(Problem to work on) Counting only lines below that contain the string "axioms", give the total as a single number.

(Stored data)

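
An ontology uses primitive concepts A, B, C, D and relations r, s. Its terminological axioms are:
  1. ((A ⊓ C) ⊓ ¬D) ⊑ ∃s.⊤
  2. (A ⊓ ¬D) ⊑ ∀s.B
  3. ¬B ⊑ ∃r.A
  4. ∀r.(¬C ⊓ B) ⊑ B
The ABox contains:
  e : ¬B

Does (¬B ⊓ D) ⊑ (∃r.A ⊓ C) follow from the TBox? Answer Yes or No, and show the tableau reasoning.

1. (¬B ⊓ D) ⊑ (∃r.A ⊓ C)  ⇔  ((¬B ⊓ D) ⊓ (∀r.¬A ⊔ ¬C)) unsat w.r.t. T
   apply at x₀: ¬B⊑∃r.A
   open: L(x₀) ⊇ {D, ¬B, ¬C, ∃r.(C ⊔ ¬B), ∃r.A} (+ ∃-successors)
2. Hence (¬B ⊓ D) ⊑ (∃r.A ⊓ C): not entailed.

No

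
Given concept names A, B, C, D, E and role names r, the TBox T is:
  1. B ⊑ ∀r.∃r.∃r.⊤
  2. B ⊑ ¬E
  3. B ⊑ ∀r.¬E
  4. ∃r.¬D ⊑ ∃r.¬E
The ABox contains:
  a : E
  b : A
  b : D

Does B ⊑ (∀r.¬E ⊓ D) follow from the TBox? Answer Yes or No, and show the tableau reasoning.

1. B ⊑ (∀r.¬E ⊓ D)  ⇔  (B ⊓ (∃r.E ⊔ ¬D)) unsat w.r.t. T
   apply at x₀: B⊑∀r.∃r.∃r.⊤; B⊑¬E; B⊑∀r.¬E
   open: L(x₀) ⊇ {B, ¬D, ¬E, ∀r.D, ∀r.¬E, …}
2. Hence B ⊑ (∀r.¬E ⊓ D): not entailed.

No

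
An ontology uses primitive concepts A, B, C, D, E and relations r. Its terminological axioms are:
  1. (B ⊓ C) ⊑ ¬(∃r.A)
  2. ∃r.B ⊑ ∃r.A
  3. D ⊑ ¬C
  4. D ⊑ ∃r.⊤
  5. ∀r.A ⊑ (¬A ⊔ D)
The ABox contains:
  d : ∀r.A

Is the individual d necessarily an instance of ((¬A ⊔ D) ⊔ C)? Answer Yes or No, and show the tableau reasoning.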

(Task result) 2